#### MATERIAL TO PROCESS

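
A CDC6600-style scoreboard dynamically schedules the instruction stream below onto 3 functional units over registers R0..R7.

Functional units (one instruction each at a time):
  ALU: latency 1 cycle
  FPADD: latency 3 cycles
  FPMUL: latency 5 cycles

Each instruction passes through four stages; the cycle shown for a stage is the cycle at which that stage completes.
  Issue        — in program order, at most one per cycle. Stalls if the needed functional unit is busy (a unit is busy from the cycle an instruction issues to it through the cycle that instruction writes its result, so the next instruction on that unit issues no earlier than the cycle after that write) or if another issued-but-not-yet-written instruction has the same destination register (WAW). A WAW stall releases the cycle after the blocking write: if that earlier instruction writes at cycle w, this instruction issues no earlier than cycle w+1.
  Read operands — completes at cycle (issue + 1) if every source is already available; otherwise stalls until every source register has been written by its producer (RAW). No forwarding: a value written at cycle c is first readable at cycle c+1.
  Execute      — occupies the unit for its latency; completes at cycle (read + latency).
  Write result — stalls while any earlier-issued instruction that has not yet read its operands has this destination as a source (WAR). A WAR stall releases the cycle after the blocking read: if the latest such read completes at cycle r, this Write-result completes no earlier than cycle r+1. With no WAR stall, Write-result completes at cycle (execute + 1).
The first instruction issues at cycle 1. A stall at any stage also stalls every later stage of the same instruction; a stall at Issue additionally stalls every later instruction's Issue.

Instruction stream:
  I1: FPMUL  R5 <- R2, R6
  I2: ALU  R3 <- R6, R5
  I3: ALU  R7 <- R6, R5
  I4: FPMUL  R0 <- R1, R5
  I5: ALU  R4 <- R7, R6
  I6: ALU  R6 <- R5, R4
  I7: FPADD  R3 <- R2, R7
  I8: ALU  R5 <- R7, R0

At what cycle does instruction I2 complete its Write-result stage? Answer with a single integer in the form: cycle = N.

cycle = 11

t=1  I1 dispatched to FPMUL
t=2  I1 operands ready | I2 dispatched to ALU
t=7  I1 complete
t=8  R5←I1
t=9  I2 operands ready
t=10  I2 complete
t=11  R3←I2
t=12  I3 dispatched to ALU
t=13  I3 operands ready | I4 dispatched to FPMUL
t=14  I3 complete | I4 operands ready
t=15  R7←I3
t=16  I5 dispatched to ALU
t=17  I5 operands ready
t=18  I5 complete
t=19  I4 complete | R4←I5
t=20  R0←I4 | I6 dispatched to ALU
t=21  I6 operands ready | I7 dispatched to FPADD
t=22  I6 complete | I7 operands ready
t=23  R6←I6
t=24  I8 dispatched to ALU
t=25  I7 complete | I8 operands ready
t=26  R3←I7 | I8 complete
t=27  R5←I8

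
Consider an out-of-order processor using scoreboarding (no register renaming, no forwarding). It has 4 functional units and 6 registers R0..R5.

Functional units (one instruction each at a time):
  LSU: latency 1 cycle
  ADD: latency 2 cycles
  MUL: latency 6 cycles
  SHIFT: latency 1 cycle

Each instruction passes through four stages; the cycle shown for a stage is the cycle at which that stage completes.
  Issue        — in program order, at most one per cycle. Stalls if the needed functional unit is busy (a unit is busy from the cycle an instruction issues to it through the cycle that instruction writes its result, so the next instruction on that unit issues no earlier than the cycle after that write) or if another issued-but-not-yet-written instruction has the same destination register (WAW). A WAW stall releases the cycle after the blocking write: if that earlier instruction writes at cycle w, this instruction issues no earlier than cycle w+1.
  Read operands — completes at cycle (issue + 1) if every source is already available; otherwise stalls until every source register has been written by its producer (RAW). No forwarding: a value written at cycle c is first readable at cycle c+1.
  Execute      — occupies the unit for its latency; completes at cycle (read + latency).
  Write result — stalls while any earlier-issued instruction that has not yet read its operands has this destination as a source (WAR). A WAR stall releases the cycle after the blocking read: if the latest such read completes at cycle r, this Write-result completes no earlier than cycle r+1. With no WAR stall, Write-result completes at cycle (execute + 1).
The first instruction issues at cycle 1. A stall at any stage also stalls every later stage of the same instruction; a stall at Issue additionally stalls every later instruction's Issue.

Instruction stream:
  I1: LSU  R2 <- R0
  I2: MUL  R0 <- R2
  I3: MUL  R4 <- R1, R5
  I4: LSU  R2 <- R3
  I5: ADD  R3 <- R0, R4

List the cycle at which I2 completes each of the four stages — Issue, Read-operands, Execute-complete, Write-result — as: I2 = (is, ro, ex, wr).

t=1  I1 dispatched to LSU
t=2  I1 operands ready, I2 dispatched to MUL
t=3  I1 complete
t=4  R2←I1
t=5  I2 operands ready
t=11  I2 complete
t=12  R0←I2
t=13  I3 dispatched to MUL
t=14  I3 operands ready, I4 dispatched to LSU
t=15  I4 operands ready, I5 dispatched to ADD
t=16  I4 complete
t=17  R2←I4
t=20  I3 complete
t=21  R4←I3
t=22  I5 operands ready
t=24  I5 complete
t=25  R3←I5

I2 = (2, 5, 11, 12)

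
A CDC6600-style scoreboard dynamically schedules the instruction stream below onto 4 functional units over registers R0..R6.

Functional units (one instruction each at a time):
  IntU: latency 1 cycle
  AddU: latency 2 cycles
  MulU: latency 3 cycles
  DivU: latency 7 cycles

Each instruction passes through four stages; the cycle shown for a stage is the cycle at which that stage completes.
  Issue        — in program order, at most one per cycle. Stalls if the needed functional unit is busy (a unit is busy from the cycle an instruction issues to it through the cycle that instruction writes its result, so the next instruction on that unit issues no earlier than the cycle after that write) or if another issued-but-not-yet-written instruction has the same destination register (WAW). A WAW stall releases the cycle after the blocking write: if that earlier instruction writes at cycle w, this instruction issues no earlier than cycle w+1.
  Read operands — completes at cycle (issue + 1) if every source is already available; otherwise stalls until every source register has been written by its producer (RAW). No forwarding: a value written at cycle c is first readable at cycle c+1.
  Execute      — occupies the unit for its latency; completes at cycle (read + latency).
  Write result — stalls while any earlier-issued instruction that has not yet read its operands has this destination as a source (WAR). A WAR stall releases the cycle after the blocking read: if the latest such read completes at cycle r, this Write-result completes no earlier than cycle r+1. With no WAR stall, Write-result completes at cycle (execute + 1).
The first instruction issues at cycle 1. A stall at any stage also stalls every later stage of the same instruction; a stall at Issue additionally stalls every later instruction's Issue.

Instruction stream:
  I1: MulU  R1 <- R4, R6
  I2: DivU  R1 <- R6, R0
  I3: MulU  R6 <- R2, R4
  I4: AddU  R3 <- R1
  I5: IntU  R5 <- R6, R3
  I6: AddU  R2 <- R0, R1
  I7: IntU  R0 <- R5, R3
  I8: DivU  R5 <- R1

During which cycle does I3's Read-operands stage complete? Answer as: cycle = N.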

########

> [EXERCISE] Your answer should consist only of the lines above between the line holding "ADD: latency 2 cycles" and the line holding "R3 <- R0, R4", inclusive, each transcribed exactly.

> [TASK OUTPUT]
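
  ADD: latency 2 cycles
  MUL: latency 6 cycles
  SHIFT: latency 1 cycle

Each instruction passes through four stages; the cycle shown for a stage is the cycle at which that stage completes.
  Issue        — in program order, at most one per cycle. Stalls if the needed functional unit is busy (a unit is busy from the cycle an instruction issues to it through the cycle that instruction writes its result, so the next instruction on that unit issues no earlier than the cycle after that write) or if another issued-but-not-yet-written instruction has the same destination register (WAW). A WAW stall releases the cycle after the blocking write: if that earlier instruction writes at cycle w, this instruction issues no earlier than cycle w+1.
  Read operands — completes at cycle (issue + 1) if every source is already available; otherwise stalls until every source register has been written by its producer (RAW). No forwarding: a value written at cycle c is first readable at cycle c+1.
  Execute      — occupies the unit for its latency; completes at cycle (read + latency).
  Write result — stalls while any earlier-issued instruction that has not yet read its operands has this destination as a source (WAR). A WAR stall releases the cycle after the blocking read: if the latest such read completes at cycle r, this Write-result completes no earlier than cycle r+1. With no WAR stall, Write-result completes at cycle (execute + 1).
The first instruction issues at cycle 1. A stall at any stage also stalls every later stage of the same instruction; a stall at Issue additionally stalls every later instruction's Issue.

Instruction stream:
  I1: LSU  R2 <- R0
  I2: MUL  R0 <- R2
  I3: MUL  R4 <- R1, R5
  I4: LSU  R2 <- R3
  I5: ADD  R3 <- R0, R4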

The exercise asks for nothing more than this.